## Exercise material
*** Block opens ***

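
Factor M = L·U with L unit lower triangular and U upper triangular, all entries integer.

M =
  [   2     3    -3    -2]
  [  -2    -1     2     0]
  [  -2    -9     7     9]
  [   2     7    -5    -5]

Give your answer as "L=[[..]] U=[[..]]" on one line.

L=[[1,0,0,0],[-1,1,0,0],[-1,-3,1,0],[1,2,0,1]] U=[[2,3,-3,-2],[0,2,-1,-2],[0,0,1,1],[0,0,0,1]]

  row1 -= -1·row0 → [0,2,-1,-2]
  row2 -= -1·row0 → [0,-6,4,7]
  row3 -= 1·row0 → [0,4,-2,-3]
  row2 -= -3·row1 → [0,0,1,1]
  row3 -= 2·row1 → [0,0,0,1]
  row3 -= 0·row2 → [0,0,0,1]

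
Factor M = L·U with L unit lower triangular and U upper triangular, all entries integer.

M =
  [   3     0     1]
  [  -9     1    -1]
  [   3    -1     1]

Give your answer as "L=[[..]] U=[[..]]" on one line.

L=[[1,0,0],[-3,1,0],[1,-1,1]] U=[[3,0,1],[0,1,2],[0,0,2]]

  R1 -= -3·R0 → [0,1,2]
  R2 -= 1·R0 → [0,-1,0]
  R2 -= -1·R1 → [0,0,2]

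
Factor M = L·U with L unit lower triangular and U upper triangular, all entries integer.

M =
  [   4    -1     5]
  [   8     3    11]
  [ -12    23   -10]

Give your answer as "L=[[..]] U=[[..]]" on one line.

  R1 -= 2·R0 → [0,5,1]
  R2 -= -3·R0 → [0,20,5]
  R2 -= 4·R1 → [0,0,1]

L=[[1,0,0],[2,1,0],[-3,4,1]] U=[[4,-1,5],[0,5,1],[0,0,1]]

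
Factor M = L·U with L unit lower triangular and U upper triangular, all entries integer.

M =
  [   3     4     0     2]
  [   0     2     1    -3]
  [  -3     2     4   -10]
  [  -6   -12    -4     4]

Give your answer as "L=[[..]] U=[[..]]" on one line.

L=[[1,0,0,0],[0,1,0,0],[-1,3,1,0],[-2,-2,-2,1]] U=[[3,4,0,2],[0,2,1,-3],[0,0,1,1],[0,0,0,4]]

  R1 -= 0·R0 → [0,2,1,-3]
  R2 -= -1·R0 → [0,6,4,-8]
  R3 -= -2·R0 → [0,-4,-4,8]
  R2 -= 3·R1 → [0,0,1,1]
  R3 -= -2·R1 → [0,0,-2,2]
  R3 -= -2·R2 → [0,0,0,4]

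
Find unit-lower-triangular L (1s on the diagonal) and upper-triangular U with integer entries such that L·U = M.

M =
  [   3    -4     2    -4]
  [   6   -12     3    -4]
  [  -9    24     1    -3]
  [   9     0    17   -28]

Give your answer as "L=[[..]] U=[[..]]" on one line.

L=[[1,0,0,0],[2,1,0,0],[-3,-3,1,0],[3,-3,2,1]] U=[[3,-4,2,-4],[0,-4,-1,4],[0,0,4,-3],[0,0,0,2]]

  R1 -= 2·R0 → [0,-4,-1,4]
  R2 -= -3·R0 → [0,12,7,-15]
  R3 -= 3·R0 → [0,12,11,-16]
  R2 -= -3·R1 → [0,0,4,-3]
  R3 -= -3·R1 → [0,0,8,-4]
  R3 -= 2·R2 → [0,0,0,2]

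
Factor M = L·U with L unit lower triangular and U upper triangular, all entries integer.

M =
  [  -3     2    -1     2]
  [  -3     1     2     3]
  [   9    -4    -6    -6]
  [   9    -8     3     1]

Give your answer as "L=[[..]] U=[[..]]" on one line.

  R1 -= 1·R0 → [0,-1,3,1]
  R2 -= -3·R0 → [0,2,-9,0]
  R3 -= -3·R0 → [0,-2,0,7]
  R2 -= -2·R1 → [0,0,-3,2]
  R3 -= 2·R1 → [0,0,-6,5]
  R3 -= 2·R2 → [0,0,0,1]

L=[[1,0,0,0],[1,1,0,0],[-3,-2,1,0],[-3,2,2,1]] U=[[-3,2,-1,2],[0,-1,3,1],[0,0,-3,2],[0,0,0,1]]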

*** Block closes ***

## Action item
Repeat the entire listing above without changing a word.

## Written solution
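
Factor M = L·U with L unit lower triangular and U upper triangular, all entries integer.

M =
  [   2     3    -3    -2]
  [  -2    -1     2     0]
  [  -2    -9     7     9]
  [   2     7    -5    -5]

Give your answer as "L=[[..]] U=[[..]]" on one line.

L=[[1,0,0,0],[-1,1,0,0],[-1,-3,1,0],[1,2,0,1]] U=[[2,3,-3,-2],[0,2,-1,-2],[0,0,1,1],[0,0,0,1]]

  row1 -= -1·row0 → [0,2,-1,-2]
  row2 -= -1·row0 → [0,-6,4,7]
  row3 -= 1·row0 → [0,4,-2,-3]
  row2 -= -3·row1 → [0,0,1,1]
  row3 -= 2·row1 → [0,0,0,1]
  row3 -= 0·row2 → [0,0,0,1]

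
Factor M = L·U with L unit lower triangular and U upper triangular, all entries integer.

M =
  [   3     0     1]
  [  -9     1    -1]
  [   3    -1     1]

Give your answer as "L=[[..]] U=[[..]]" on one line.

L=[[1,0,0],[-3,1,0],[1,-1,1]] U=[[3,0,1],[0,1,2],[0,0,2]]

  R1 -= -3·R0 → [0,1,2]
  R2 -= 1·R0 → [0,-1,0]
  R2 -= -1·R1 → [0,0,2]

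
Factor M = L·U with L unit lower triangular and U upper triangular, all entries integer.

M =
  [   4    -1     5]
  [   8     3    11]
  [ -12    23   -10]

Give your answer as "L=[[..]] U=[[..]]" on one line.

  R1 -= 2·R0 → [0,5,1]
  R2 -= -3·R0 → [0,20,5]
  R2 -= 4·R1 → [0,0,1]

L=[[1,0,0],[2,1,0],[-3,4,1]] U=[[4,-1,5],[0,5,1],[0,0,1]]

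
Factor M = L·U with L unit lower triangular and U upper triangular, all entries integer.

M =
  [   3     4     0     2]
  [   0     2     1    -3]
  [  -3     2     4   -10]
  [  -6   -12    -4     4]

Give your answer as "L=[[..]] U=[[..]]" on one line.

L=[[1,0,0,0],[0,1,0,0],[-1,3,1,0],[-2,-2,-2,1]] U=[[3,4,0,2],[0,2,1,-3],[0,0,1,1],[0,0,0,4]]

  R1 -= 0·R0 → [0,2,1,-3]
  R2 -= -1·R0 → [0,6,4,-8]
  R3 -= -2·R0 → [0,-4,-4,8]
  R2 -= 3·R1 → [0,0,1,1]
  R3 -= -2·R1 → [0,0,-2,2]
  R3 -= -2·R2 → [0,0,0,4]

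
Find unit-lower-triangular L (1s on the diagonal) and upper-triangular U with integer entries such that L·U = M.

M =
  [   3    -4     2    -4]
  [   6   -12     3    -4]
  [  -9    24     1    -3]
  [   9     0    17   -28]

Give your answer as "L=[[..]] U=[[..]]" on one line.

L=[[1,0,0,0],[2,1,0,0],[-3,-3,1,0],[3,-3,2,1]] U=[[3,-4,2,-4],[0,-4,-1,4],[0,0,4,-3],[0,0,0,2]]

  R1 -= 2·R0 → [0,-4,-1,4]
  R2 -= -3·R0 → [0,12,7,-15]
  R3 -= 3·R0 → [0,12,11,-16]
  R2 -= -3·R1 → [0,0,4,-3]
  R3 -= -3·R1 → [0,0,8,-4]
  R3 -= 2·R2 → [0,0,0,2]

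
Factor M = L·U with L unit lower triangular and U upper triangular, all entries integer.

M =
  [  -3     2    -1     2]
  [  -3     1     2     3]
  [   9    -4    -6    -6]
  [   9    -8     3     1]

Give your answer as "L=[[..]] U=[[..]]" on one line.

  R1 -= 1·R0 → [0,-1,3,1]
  R2 -= -3·R0 → [0,2,-9,0]
  R3 -= -3·R0 → [0,-2,0,7]
  R2 -= -2·R1 → [0,0,-3,2]
  R3 -= 2·R1 → [0,0,-6,5]
  R3 -= 2·R2 → [0,0,0,1]

L=[[1,0,0,0],[1,1,0,0],[-3,-2,1,0],[-3,2,2,1]] U=[[-3,2,-1,2],[0,-1,3,1],[0,0,-3,2],[0,0,0,1]]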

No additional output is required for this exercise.